▶ **What to do**
Your task is to transcribe the entries below exactly, beginning with the line containing "1 0 1 0 0 0 0 0 0 1" and ending with the final line, and to add nothing else.

*** Opening of Exercise data ***

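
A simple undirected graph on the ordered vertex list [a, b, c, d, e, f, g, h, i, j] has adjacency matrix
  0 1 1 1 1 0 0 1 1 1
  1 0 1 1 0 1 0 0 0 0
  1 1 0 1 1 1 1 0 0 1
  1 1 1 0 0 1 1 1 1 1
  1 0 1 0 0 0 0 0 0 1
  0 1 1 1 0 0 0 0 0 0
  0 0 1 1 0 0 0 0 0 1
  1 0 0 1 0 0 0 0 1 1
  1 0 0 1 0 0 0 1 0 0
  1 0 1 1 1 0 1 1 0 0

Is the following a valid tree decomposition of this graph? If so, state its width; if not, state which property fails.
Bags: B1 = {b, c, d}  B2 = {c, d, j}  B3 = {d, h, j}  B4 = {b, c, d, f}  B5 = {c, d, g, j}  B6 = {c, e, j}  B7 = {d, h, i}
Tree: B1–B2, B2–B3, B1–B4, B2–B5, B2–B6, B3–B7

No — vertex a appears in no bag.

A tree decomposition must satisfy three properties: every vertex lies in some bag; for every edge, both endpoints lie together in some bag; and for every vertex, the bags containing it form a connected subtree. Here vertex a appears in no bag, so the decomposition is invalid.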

*** Close of Exercise data ***

▶ **Expected output**
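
  1 0 1 0 0 0 0 0 0 1
  0 1 1 1 0 0 0 0 0 0
  0 0 1 1 0 0 0 0 0 1
  1 0 0 1 0 0 0 0 1 1
  1 0 0 1 0 0 0 1 0 0
  1 0 1 1 1 0 1 1 0 0

Is the following a valid tree decomposition of this graph? If so, state its width; if not, state which property fails.
Bags: B1 = {b, c, d}  B2 = {c, d, j}  B3 = {d, h, j}  B4 = {b, c, d, f}  B5 = {c, d, g, j}  B6 = {c, e, j}  B7 = {d, h, i}
Tree: B1–B2, B2–B3, B1–B4, B2–B5, B2–B6, B3–B7

No — vertex a appears in no bag.

A tree decomposition must satisfy three properties: every vertex lies in some bag; for every edge, both endpoints lie together in some bag; and for every vertex, the bags containing it form a connected subtree. Here vertex a appears in no bag, so the decomposition is invalid.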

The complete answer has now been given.